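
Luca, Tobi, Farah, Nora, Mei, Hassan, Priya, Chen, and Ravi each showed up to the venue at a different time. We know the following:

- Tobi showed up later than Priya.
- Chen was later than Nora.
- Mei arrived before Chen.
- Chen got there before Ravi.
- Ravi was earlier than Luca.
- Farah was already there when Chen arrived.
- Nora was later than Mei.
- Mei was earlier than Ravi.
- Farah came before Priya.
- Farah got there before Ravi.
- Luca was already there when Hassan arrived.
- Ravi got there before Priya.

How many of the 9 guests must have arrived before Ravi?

Directly stated before Ravi: Chen, Farah, and Mei.
Nora reaches Ravi via Nora → Chen → Ravi.
No chain forces Tobi (or any of the others) ahead of Ravi.
That's Chen, Farah, Mei, and Nora — 4 in all.

4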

_____

_What needs to be done:_ What is needed is an exact copy of the lines from the one containing "How many of" through the final line of the data, both included, and nothing more.

_Answer to the exercise:_
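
How many of the 9 guests must have arrived before Ravi?

Directly stated before Ravi: Chen, Farah, and Mei.
Nora reaches Ravi via Nora → Chen → Ravi.
No chain forces Tobi (or any of the others) ahead of Ravi.
That's Chen, Farah, Mei, and Nora — 4 in all.

4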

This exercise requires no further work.